What is being asked → From the records below, transcribe exactly the lines that begin at the line with "In a Prisoner's Dilemma with 3" and end at the line with "Stage game payoffs: Cooperate-Cooperate", both included.

The input →
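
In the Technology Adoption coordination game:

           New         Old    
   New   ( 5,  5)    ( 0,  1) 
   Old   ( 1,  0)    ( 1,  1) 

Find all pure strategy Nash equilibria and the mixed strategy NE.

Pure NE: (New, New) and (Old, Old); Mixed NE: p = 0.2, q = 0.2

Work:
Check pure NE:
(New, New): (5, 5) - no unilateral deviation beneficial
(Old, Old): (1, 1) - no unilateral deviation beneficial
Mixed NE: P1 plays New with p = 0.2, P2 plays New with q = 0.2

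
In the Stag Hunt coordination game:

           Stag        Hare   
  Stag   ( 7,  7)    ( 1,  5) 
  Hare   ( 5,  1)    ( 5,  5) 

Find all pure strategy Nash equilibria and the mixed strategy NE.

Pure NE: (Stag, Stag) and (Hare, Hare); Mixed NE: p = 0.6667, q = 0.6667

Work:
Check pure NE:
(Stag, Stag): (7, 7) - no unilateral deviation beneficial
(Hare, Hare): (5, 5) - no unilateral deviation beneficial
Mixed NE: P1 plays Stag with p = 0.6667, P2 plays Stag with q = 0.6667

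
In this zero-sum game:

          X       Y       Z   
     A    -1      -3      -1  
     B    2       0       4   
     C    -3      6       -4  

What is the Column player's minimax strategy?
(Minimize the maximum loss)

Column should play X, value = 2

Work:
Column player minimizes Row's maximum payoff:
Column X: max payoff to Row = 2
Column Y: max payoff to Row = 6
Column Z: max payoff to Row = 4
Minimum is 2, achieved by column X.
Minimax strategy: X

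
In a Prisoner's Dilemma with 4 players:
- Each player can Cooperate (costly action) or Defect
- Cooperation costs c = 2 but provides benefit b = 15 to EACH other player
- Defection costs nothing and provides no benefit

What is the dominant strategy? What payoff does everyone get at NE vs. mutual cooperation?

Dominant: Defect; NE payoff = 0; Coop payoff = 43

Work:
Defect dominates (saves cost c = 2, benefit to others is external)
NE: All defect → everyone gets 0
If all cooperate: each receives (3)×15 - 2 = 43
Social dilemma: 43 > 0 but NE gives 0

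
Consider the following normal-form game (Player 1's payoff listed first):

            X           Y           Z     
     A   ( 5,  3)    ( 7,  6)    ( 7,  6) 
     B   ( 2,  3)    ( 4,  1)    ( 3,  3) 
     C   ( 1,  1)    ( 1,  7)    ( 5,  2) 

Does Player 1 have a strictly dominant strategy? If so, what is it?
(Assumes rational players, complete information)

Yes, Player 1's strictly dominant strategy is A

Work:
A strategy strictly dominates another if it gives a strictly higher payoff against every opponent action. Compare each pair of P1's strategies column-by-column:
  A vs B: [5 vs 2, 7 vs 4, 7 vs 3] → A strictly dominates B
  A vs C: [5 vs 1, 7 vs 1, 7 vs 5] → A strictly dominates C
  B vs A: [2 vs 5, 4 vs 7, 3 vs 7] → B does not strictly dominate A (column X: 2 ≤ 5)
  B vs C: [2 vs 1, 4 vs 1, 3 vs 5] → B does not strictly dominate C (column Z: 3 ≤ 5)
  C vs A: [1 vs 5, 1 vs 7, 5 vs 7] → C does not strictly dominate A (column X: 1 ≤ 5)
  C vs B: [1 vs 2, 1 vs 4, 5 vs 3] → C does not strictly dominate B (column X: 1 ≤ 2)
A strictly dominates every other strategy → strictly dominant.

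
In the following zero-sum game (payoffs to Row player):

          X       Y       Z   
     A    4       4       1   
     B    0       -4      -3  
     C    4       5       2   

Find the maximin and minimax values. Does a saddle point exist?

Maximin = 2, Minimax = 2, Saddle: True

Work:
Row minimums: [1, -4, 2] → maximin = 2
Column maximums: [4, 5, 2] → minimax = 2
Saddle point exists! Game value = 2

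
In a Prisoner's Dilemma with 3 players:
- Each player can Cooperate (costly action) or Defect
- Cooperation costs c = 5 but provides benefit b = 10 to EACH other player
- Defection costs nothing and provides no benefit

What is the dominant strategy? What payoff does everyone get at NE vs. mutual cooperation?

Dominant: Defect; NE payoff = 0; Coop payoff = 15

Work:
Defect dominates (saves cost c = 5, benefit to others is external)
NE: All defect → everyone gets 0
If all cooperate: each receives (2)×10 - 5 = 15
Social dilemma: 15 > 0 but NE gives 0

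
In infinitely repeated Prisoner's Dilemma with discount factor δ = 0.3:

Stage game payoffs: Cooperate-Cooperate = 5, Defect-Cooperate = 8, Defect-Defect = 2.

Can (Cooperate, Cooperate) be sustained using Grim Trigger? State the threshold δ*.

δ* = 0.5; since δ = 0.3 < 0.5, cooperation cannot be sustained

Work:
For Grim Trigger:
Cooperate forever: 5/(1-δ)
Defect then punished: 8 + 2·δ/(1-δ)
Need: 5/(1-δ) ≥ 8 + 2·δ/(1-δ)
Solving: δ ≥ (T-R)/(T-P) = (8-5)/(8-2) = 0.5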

...

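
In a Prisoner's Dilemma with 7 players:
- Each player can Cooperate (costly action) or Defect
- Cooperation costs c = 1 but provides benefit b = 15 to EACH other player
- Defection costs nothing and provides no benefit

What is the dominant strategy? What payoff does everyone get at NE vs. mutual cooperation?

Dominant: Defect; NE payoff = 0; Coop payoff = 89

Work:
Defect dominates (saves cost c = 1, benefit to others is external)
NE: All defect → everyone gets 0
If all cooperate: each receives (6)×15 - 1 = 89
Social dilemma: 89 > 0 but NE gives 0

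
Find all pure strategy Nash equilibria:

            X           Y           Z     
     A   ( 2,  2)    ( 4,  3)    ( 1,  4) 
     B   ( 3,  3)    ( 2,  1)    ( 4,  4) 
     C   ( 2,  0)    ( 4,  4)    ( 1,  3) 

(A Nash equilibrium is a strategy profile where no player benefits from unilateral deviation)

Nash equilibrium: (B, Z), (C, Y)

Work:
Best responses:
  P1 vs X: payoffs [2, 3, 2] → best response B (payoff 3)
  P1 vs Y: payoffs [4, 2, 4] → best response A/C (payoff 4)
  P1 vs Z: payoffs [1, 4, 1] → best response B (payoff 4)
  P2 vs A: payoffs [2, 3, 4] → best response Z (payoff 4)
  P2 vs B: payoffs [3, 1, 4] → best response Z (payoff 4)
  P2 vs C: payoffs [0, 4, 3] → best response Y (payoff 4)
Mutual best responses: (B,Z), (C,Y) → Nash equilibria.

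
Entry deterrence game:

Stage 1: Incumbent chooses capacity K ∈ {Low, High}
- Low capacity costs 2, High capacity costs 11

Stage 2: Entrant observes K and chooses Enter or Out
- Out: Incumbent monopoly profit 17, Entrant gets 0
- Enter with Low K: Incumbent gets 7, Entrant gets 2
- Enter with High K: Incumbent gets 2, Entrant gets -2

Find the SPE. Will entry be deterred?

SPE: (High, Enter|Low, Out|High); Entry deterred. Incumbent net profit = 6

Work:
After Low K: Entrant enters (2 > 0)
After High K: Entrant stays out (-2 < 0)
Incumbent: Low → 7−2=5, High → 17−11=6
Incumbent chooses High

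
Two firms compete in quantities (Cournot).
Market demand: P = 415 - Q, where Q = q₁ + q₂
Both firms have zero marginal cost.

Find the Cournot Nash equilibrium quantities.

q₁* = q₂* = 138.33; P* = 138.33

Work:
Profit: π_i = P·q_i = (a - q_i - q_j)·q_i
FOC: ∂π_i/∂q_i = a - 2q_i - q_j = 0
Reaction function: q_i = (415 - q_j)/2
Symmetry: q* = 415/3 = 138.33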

Task result →
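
In a Prisoner's Dilemma with 3 players:
- Each player can Cooperate (costly action) or Defect
- Cooperation costs c = 5 but provides benefit b = 10 to EACH other player
- Defection costs nothing and provides no benefit

What is the dominant strategy? What payoff does everyone get at NE vs. mutual cooperation?

Dominant: Defect; NE payoff = 0; Coop payoff = 15

Work:
Defect dominates (saves cost c = 5, benefit to others is external)
NE: All defect → everyone gets 0
If all cooperate: each receives (2)×10 - 5 = 15
Social dilemma: 15 > 0 but NE gives 0

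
In infinitely repeated Prisoner's Dilemma with discount factor δ = 0.3:

Stage game payoffs: Cooperate-Cooperate = 5, Defect-Cooperate = 8, Defect-Defect = 2.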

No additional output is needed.